## [WHAT THIS TASK INVOLVES]
Below are entries. Pull out all lines containing "governed".

* * *

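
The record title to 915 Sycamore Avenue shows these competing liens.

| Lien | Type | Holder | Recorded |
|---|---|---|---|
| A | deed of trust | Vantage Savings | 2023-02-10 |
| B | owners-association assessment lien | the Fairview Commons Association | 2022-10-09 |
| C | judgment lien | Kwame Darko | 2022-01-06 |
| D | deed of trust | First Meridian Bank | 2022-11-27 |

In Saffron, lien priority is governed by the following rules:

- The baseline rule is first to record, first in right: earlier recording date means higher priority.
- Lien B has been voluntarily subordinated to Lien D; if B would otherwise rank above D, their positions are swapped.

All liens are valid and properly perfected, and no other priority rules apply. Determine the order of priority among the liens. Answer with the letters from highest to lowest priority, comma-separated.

C, D, B, A

Sorted by effective date: C (2022-01-06), B (2022-10-09), D (2022-11-27), A (2023-02-10).
Because B would otherwise rank above D, the subordination swaps them.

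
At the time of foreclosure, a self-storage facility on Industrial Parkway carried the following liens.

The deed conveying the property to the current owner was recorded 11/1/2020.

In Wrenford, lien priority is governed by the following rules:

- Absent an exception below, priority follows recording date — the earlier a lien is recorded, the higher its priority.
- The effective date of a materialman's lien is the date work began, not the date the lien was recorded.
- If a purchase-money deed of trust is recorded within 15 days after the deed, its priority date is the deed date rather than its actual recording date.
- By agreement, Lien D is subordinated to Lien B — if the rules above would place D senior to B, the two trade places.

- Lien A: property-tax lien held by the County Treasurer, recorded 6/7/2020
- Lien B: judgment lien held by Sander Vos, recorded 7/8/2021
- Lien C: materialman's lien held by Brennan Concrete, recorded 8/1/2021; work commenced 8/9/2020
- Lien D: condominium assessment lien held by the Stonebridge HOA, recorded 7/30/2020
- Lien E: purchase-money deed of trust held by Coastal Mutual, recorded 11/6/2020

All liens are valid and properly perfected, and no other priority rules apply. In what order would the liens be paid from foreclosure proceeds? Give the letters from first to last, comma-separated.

Effective dates: C's effective date is 8/9/2020, when work began; E's effective date is the deed date, 11/1/2020.
Sorted by effective date: A (6/7/2020), D (7/30/2020), C (8/9/2020), E (11/1/2020), B (7/8/2021).
D is senior to B before the subordination, so the two trade places.

A, B, C, E, D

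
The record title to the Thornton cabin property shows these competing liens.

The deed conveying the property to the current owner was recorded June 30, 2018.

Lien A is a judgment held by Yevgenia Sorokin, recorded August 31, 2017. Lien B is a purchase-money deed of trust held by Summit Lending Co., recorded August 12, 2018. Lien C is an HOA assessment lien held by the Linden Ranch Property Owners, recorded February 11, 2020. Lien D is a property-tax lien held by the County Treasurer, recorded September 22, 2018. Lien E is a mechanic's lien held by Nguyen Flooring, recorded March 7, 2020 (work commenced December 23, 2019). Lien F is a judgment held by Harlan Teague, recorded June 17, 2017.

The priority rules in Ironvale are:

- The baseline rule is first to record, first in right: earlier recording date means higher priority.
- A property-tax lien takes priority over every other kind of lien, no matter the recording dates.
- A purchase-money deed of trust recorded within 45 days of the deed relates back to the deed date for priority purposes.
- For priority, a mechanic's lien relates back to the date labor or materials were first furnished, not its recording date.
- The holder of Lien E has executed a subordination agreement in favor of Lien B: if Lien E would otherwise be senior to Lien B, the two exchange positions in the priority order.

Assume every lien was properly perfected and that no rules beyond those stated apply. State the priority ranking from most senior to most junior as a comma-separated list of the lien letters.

D, F, A, B, E, C

Adjusting effective dates: B was recorded within the 45-day window, so its effective date is the deed date June 30, 2018; E's effective date is December 23, 2019, when work began.
D, as a property-tax lien, has superpriority and ranks first.
The other liens, earliest effective date first: F (June 17, 2017), A (August 31, 2017), B (June 30, 2018), E (December 23, 2019), C (February 11, 2020).
E already ranks below B; the subordination has no effect.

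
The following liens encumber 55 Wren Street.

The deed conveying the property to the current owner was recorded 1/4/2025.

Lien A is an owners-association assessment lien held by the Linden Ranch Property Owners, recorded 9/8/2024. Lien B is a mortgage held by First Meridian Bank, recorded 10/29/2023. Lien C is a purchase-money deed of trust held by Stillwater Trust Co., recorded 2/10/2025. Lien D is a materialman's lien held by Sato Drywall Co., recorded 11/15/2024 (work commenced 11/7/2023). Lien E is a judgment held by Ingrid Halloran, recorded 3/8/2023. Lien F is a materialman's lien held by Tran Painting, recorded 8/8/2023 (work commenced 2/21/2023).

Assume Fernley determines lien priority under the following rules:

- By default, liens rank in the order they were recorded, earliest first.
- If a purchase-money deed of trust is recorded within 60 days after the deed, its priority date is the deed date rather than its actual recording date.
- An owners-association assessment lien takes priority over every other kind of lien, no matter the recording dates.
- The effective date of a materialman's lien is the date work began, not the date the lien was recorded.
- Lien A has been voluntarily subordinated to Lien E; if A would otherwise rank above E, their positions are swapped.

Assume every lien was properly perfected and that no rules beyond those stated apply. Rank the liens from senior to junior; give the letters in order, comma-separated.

E, F, A, B, D, C

First, effective dates: C's effective date is the deed date, 1/4/2025; D relates back to 11/7/2023 (work commenced); F relates back to 2/21/2023 (work commenced).
A is an owners-association assessment lien and takes priority over every other lien.
Remaining liens by effective date: F (2/21/2023), E (3/8/2023), B (10/29/2023), D (11/7/2023), C (1/4/2025).
A is senior to E before the subordination, so the two trade places.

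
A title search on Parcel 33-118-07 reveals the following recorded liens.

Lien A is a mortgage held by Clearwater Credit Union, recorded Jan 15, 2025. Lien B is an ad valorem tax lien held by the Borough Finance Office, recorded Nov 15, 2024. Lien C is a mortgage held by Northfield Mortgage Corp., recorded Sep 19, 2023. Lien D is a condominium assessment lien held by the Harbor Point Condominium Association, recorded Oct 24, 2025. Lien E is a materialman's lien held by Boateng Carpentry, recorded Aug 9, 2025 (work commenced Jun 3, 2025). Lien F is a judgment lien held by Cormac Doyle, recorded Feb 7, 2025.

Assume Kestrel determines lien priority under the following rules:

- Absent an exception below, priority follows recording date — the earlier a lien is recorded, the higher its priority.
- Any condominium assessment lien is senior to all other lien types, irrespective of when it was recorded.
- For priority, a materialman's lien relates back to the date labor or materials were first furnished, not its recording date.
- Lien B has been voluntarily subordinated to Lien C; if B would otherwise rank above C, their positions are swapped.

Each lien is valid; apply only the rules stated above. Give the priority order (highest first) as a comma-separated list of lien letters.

D, C, B, A, F, E

Effective dates after the stated exceptions: E is treated as recorded Jun 3, 2025, the work-commencement date.
As a condominium assessment lien, D is senior to every other lien.
Among the remaining liens, by effective date: C (Sep 19, 2023), B (Nov 15, 2024), A (Jan 15, 2025), F (Feb 7, 2025), E (Jun 3, 2025).
Since B is not senior to C, the subordination leaves the order unchanged.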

* * *

## [OUTPUT]
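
In Saffron, lien priority is governed by the following rules:
In Wrenford, lien priority is governed by the following rules: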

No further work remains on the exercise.